▶ [Exercise aim]
All of the entries need to be written out again, exactly as they are.

= = = = =

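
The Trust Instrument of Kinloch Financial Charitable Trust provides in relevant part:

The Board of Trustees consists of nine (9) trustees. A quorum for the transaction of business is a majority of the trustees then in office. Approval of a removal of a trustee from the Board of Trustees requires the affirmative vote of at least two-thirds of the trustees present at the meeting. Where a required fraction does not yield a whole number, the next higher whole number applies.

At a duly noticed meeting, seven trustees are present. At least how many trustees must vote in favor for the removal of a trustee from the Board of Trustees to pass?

The removal of a trustee from the Board of Trustees requires two-thirds of the trustees present (7).
2/3 of 7 = 4.67, rounded up to 5.

5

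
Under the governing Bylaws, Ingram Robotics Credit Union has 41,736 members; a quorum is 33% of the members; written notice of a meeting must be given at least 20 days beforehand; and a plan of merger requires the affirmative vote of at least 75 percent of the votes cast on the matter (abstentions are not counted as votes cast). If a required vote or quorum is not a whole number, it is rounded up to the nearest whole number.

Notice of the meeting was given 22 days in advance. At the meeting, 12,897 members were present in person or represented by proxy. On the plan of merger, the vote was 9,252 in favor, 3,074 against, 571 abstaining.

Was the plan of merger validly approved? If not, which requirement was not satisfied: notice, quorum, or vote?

Invalid — quorum requirement not satisfied.

Notice: 22 days given; 20 required. Satisfied.
Quorum: 33% of 41,736 = 13,772.88, rounded up to 13,773; 12,897 present. Not satisfied.
Vote: requires three-fourths of the votes cast (12,897 − 571 abstaining = 12,326); 3/4 of 12326 = 9244.50, rounded up to 9245, so 9,245 needed; 9,252 in favor. Satisfied.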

= = = = =

▶ [Written answer]
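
The Trust Instrument of Kinloch Financial Charitable Trust provides in relevant part:

The Board of Trustees consists of nine (9) trustees. A quorum for the transaction of business is a majority of the trustees then in office. Approval of a removal of a trustee from the Board of Trustees requires the affirmative vote of at least two-thirds of the trustees present at the meeting. Where a required fraction does not yield a whole number, the next higher whole number applies.

At a duly noticed meeting, seven trustees are present. At least how many trustees must vote in favor for the removal of a trustee from the Board of Trustees to pass?

The removal of a trustee from the Board of Trustees requires two-thirds of the trustees present (7).
2/3 of 7 = 4.67, rounded up to 5.

5

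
Under the governing Bylaws, Ingram Robotics Credit Union has 41,736 members; a quorum is 33% of the members; written notice of a meeting must be given at least 20 days beforehand; and a plan of merger requires the affirmative vote of at least 75 percent of the votes cast on the matter (abstentions are not counted as votes cast). If a required vote or quorum is not a whole number, it is rounded up to the nearest whole number.

Notice of the meeting was given 22 days in advance. At the meeting, 12,897 members were present in person or represented by proxy. On the plan of merger, the vote was 9,252 in favor, 3,074 against, 571 abstaining.

Was the plan of merger validly approved? If not, which requirement was not satisfied: notice, quorum, or vote?

Invalid — quorum requirement not satisfied.

Notice: 22 days given; 20 required. Satisfied.
Quorum: 33% of 41,736 = 13,772.88, rounded up to 13,773; 12,897 present. Not satisfied.
Vote: requires three-fourths of the votes cast (12,897 − 571 abstaining = 12,326); 3/4 of 12326 = 9244.50, rounded up to 9245, so 9,245 needed; 9,252 in favor. Satisfied.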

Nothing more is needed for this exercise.